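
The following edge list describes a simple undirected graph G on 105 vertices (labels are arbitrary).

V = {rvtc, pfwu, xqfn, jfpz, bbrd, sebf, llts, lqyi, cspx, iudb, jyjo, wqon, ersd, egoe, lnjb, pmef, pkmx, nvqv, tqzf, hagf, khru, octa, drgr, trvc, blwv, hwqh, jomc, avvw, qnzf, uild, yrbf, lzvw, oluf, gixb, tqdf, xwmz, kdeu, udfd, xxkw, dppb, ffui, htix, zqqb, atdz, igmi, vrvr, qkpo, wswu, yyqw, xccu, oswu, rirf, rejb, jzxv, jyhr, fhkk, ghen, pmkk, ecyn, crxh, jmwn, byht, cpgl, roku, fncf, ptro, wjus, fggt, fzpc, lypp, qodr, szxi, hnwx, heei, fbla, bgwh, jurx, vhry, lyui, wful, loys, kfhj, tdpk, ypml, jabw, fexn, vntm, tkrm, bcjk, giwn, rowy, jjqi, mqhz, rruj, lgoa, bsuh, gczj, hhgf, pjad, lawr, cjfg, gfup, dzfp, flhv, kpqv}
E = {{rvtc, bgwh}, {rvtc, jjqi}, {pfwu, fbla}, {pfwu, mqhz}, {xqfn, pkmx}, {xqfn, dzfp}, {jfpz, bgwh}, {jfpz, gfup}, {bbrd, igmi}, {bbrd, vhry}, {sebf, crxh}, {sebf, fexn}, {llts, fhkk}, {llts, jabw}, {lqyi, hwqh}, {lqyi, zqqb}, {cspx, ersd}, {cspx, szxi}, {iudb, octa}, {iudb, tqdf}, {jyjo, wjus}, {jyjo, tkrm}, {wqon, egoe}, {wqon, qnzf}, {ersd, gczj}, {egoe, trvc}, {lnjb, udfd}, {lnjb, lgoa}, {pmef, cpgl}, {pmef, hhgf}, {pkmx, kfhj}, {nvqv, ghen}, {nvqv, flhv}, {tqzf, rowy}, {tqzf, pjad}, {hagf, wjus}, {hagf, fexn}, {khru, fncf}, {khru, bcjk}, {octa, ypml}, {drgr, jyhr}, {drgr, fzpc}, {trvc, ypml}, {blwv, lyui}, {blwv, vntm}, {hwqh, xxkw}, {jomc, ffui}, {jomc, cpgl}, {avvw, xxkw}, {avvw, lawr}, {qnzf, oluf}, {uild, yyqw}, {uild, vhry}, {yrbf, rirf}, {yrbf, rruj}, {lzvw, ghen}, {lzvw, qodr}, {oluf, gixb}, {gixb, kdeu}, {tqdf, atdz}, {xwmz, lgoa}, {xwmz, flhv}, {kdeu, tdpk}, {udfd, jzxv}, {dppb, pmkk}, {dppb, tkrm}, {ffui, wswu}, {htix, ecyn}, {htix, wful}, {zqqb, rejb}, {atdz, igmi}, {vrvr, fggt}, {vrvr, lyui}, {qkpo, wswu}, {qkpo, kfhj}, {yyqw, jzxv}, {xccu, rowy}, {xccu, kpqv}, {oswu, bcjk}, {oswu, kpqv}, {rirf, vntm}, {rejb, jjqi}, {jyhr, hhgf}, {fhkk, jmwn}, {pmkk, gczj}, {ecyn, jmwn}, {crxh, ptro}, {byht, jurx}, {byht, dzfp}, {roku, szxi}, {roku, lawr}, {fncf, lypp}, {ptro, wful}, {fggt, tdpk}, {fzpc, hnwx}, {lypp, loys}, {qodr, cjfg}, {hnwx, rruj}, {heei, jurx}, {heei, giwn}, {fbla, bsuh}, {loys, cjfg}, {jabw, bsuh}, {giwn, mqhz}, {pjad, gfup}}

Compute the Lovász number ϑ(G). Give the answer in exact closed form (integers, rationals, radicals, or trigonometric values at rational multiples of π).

deg(hnwx) = 2; N(hnwx) = {fzpc, rruj}.
N(dppb) = {pmkk, tkrm}, |N(dppb)| = 2.
Vertex tqdf has 2 neighbors: iudb, atdz.
N(roku) = {szxi, lawr}, |N(roku)| = 2.
105-vertex 2-regular graph: this is C_{105}, the 105-cycle.
A has 53 distinct eigenvalues ≈ [2.0, 1.996, 1.986, 1.968, 1.943, 1.911, 1.872, 1.827, 1.775, 1.717, 1.652, 1.582, 1.506, 1.425, 1.338, 1.247, 1.151, 1.051, 0.948, 0.841, 0.731, 0.618, 0.503, 0.387, 0.268, 0.149, 0.03, -0.09, -0.209, -0.328, -0.445, -0.561, -0.675, -0.786, -0.895, -1.0, -1.102, -1.2, -1.293, -1.382, -1.466, -1.545, -1.618, -1.685, -1.747, -1.802, -1.851, -1.893, -1.928, -1.956, -1.978, -1.992, -1.999].
Lovász: ϑ = −105(-2*cos(pi/105))/(2+-(-1)*2*cos(pi/105)) = 105*cos(pi/105)/(cos(pi/105) + 1).
ϑ(G) ≈ 52.4882487.
Sandwich: α(G)=52 ≤ ϑ(G)=105*cos(pi/105)/(cos(pi/105) + 1) ≤ χ(Ḡ)=53 (both strict).

105*cos(pi/105)/(cos(pi/105) + 1)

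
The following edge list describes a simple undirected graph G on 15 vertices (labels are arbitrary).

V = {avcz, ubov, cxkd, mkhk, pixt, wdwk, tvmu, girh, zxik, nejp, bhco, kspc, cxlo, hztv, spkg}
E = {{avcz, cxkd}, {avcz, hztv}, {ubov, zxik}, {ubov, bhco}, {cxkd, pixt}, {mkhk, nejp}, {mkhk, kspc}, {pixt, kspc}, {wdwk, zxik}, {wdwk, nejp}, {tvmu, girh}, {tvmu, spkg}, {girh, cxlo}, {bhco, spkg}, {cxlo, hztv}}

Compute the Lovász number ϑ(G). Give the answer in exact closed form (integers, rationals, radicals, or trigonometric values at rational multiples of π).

15*cos(pi/15)/(cos(pi/15) + 1)

N(zxik) = {ubov, wdwk}, |N(zxik)| = 2.
deg(bhco) = 2; N(bhco) = {ubov, spkg}.
deg(kspc) = 2; N(kspc) = {mkhk, pixt}.
Vertex wdwk has 2 neighbors: zxik, nejp.
Regular of degree 2 on 15 vertices: the odd cycle C_{15}.
A has 8 distinct eigenvalues ≈ [2.0, 1.8271, 1.3383, 0.618, -0.2091, -1.0, -1.618, -1.9563].
−15·(-2*cos(pi/15)) / ((2)−(-2*cos(pi/15))) = 15*cos(pi/15)/(cos(pi/15) + 1) = ϑ(G).
ϑ(G) ≈ 7.4171482.
7 ≤ 15*cos(pi/15)/(cos(pi/15) + 1) ≤ 8: both strict.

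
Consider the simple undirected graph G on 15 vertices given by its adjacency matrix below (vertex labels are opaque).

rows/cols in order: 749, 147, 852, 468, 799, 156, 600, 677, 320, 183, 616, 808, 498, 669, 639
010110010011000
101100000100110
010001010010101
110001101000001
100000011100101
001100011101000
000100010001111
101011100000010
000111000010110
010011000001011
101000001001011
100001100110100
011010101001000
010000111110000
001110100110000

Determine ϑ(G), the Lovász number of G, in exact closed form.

5

deg(669) = 6; N(669) = {147, 600, 677, 320, 183, 616}.
N(320) = {468, 799, 156, 616, 498, 669}, |N(320)| = 6.
deg(156) = 6; N(156) = {852, 468, 677, 320, 183, 808}.
deg(749) = 6; N(749) = {147, 468, 799, 677, 616, 808}.
15-vertex 6-regular graph: this is K(6,2), the Kneser graph.
A has 3 distinct eigenvalues ≈ [6.0, 1.0, -3.0].
−15·(-3) / ((6)−(-3)) = 5 = ϑ(G).
ϑ(G) ≈ 5.00000.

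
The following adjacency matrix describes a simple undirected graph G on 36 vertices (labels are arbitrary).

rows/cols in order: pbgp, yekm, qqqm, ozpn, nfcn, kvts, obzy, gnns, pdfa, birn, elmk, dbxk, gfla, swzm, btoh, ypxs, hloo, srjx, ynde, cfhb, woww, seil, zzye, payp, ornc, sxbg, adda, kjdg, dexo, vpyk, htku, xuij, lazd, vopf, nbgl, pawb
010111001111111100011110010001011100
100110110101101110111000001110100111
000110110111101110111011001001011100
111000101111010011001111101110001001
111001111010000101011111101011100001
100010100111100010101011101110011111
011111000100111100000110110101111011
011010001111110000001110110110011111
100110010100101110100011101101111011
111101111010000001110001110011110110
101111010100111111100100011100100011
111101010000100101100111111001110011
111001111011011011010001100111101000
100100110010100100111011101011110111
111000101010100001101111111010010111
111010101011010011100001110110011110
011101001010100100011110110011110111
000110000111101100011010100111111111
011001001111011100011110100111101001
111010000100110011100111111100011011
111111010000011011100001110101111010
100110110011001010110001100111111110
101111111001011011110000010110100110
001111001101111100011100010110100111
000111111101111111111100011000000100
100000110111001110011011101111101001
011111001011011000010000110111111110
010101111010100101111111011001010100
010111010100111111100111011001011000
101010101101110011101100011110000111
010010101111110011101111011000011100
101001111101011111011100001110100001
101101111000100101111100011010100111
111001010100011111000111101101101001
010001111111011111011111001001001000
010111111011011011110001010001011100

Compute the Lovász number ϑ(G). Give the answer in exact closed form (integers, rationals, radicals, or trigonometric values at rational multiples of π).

deg(elmk) = 21; N(elmk) = {pbgp, qqqm, ozpn, nfcn, kvts, gnns, birn, gfla, swzm, btoh, ypxs, hloo, srjx, ynde, seil, sxbg, adda, kjdg, htku, nbgl, pawb}.
N(pawb) = {yekm, ozpn, nfcn, kvts, obzy, gnns, pdfa, elmk, dbxk, swzm, btoh, hloo, srjx, ynde, cfhb, payp, sxbg, vpyk, xuij, lazd, vopf}, |N(pawb)| = 21.
N(btoh) = {pbgp, yekm, qqqm, obzy, pdfa, elmk, gfla, srjx, ynde, woww, seil, zzye, payp, ornc, sxbg, adda, dexo, xuij, vopf, nbgl, pawb}, |N(btoh)| = 21.
N(nbgl) = {yekm, kvts, obzy, gnns, pdfa, birn, elmk, dbxk, swzm, btoh, ypxs, hloo, srjx, cfhb, woww, seil, zzye, payp, adda, vpyk, lazd}, |N(nbgl)| = 21.
Regular of degree 21 on 36 vertices: Kneser K(9,2) on C(9,2)=36 vertices.
The 3 distinct eigenvalues: [21.0, 1.0, -6.0].
Lovász (edge-transitive): ϑ = −36·(-6)/((21)−(-6)) = 8.
ϑ(G) ≈ 8.0000000.

8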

◆ ◆ ◆ ◆ ◆

TASK TO CARRY OUT |
The expected result is every line from the material above that includes "list".

REPLY TO THE TASK |
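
The following edge list describes a simple undirected graph G on 105 vertices (labels are arbitrary).
The following edge list describes a simple undirected graph G on 15 vertices (labels are arbitrary).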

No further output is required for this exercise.